- WHAT IS EXPECTED -
Repeat the listing below word for word, leaving nothing out.

○ ○ ○ ○ ○

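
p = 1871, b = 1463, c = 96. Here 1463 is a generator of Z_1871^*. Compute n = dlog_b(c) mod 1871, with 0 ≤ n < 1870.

Baby-step giant-step with m = ceil(sqrt(1870)) = 44.
Baby table (1463^j mod 1871 for j=0..43):
  0:1  1:1463  2:1816  3:1859  4:1154  5:660  6:144  7:1120
  8:1435  9:143  10:1528  11:1490  12:155  13:374  14:830  15:11
  16:1125  17:1266  18:1739  19:1468  20:1647  21:1584  22:1094  23:817
  24:1573  25:1840  26:1422  27:1705  28:372  29:1646  30:121  31:1149
  32:829  33:419  34:1180  35:1278  36:585  37:808  38:1503  39:464
  40:1530  41:674  42:45  43:350
Giant step factor: 1463^(-44) ≡ 666 (mod 1871).
Scan 96·666^i mod 1871 for i = 0, 1, …:
  i=0: 96   i=1: 322   i=2: 1158   i=3: 376
  i=4: 1573
Match at i=4, j=24: n = 4·44 + 24 = 200.

200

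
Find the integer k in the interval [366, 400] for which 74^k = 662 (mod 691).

371

Compute 74^366 mod 691 = 355, then multiply by 74 repeatedly:
  74^366=355  74^367=12  74^368=197  74^369=67  74^370=121
  74^371=662
Found 662 at exponent 371.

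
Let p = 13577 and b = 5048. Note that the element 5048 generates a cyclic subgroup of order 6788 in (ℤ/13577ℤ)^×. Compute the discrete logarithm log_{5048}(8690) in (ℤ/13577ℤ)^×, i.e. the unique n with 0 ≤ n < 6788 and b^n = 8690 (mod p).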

○ ○ ○ ○ ○

- RESPONSE -
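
p = 1871, b = 1463, c = 96. Here 1463 is a generator of Z_1871^*. Compute n = dlog_b(c) mod 1871, with 0 ≤ n < 1870.

Baby-step giant-step with m = ceil(sqrt(1870)) = 44.
Baby table (1463^j mod 1871 for j=0..43):
  0:1  1:1463  2:1816  3:1859  4:1154  5:660  6:144  7:1120
  8:1435  9:143  10:1528  11:1490  12:155  13:374  14:830  15:11
  16:1125  17:1266  18:1739  19:1468  20:1647  21:1584  22:1094  23:817
  24:1573  25:1840  26:1422  27:1705  28:372  29:1646  30:121  31:1149
  32:829  33:419  34:1180  35:1278  36:585  37:808  38:1503  39:464
  40:1530  41:674  42:45  43:350
Giant step factor: 1463^(-44) ≡ 666 (mod 1871).
Scan 96·666^i mod 1871 for i = 0, 1, …:
  i=0: 96   i=1: 322   i=2: 1158   i=3: 376
  i=4: 1573
Match at i=4, j=24: n = 4·44 + 24 = 200.

200

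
Find the integer k in the interval [366, 400] for which 74^k = 662 (mod 691).

371

Compute 74^366 mod 691 = 355, then multiply by 74 repeatedly:
  74^366=355  74^367=12  74^368=197  74^369=67  74^370=121
  74^371=662
Found 662 at exponent 371.

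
Let p = 13577 and b = 5048. Note that the element 5048 generates a cyclic subgroup of order 6788 in (ℤ/13577ℤ)^×. Compute the discrete logarithm log_{5048}(8690) in (ℤ/13577ℤ)^×, i.e. the unique n with 0 ≤ n < 6788 and b^n = 8690 (mod p).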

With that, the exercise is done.